» **ABOUT THIS TASK**
Read through the data and count the lines that contain the string "downward"; give only the result.

*** EXTRACTED MATERIAL

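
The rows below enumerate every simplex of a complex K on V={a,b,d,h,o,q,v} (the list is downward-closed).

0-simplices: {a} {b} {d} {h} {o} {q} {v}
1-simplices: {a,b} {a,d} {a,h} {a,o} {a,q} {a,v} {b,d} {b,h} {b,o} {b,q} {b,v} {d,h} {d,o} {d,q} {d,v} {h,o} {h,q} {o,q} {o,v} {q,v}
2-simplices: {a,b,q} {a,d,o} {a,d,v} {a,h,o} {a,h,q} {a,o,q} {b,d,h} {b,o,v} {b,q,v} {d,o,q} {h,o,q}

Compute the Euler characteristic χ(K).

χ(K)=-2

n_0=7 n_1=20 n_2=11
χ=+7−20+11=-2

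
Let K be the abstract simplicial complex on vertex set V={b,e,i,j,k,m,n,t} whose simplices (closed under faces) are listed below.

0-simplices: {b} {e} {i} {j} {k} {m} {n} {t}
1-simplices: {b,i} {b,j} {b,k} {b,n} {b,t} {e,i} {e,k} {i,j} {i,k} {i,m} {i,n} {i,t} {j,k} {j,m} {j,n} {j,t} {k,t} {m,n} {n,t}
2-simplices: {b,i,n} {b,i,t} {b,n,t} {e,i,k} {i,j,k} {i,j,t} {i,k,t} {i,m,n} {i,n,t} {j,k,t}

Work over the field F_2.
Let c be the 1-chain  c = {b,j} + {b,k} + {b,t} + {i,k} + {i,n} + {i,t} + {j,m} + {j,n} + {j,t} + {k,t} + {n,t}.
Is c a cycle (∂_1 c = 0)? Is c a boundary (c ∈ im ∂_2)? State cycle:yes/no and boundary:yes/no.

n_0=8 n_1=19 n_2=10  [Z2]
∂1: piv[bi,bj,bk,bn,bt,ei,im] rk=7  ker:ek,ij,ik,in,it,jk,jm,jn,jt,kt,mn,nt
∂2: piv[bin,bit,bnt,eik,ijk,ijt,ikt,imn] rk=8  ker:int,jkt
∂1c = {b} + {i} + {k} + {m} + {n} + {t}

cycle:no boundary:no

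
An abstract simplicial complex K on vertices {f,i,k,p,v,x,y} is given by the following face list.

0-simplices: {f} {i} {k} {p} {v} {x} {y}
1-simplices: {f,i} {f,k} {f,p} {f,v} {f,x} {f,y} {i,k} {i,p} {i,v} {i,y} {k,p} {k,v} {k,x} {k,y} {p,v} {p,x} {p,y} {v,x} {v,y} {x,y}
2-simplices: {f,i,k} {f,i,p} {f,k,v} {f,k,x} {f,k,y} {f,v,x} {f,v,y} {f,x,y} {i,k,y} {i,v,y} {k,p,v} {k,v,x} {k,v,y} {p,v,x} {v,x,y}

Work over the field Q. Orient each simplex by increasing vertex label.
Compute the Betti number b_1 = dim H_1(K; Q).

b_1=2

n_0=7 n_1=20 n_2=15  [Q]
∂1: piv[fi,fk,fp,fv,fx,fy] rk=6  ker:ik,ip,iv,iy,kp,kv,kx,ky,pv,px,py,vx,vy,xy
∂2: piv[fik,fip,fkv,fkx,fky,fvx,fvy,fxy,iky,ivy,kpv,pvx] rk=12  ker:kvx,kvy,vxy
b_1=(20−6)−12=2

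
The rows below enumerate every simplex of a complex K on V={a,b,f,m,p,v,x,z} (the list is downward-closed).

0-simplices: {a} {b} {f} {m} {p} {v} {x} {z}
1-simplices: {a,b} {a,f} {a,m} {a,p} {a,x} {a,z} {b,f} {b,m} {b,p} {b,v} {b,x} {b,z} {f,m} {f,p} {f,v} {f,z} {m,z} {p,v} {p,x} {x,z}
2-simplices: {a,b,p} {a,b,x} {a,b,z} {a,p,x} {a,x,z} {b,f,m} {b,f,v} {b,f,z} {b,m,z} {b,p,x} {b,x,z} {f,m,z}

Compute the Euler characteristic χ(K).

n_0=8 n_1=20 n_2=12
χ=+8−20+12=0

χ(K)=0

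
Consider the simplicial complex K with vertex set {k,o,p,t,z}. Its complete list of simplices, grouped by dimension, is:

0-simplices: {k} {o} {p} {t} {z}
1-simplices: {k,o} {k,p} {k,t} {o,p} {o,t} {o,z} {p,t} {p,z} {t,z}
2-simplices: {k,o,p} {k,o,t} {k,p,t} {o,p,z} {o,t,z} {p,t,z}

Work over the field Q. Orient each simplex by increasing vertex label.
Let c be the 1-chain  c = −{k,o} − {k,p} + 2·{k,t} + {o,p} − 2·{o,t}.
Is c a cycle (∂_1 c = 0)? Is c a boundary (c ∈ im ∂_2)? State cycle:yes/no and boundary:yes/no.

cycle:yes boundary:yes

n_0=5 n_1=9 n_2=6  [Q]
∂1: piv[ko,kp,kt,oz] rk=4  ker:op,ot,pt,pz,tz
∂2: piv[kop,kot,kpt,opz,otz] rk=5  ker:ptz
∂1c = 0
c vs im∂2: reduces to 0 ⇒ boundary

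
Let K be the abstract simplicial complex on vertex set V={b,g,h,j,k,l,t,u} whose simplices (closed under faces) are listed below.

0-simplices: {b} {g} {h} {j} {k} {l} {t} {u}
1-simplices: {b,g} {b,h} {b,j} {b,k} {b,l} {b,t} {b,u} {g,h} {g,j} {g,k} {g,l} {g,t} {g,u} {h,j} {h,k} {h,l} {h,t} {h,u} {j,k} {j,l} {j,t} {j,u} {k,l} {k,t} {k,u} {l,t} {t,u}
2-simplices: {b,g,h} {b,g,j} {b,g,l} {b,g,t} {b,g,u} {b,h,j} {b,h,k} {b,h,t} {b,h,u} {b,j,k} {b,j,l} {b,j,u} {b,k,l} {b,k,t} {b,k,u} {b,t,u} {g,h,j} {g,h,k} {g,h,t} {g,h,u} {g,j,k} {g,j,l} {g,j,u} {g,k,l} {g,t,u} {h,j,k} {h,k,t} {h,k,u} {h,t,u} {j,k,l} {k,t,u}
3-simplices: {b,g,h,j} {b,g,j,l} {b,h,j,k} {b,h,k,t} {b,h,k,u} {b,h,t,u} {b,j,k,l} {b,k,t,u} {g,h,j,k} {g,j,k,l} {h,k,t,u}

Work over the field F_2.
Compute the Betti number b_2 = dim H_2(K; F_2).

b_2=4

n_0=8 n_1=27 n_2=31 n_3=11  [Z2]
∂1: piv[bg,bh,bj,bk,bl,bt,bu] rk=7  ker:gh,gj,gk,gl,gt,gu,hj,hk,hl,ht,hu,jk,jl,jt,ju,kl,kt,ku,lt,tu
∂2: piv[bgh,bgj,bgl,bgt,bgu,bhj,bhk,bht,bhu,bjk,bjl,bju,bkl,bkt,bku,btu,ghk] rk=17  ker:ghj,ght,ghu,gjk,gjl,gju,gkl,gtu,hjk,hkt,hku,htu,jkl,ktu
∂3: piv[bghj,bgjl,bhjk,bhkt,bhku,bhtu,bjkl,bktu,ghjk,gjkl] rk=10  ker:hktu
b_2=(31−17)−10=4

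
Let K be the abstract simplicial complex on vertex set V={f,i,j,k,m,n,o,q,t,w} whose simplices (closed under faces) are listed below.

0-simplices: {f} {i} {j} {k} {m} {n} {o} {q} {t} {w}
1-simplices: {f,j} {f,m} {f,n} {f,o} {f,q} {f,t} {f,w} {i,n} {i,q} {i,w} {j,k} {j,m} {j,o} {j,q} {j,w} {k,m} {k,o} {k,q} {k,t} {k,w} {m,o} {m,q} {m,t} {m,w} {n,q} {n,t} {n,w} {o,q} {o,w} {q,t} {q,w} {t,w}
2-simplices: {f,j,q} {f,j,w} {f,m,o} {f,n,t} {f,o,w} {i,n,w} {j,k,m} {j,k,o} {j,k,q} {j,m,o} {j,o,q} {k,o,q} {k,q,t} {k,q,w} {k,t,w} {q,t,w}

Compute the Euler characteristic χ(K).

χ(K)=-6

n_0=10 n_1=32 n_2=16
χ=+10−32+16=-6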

******

» **RESULT BELOW**
2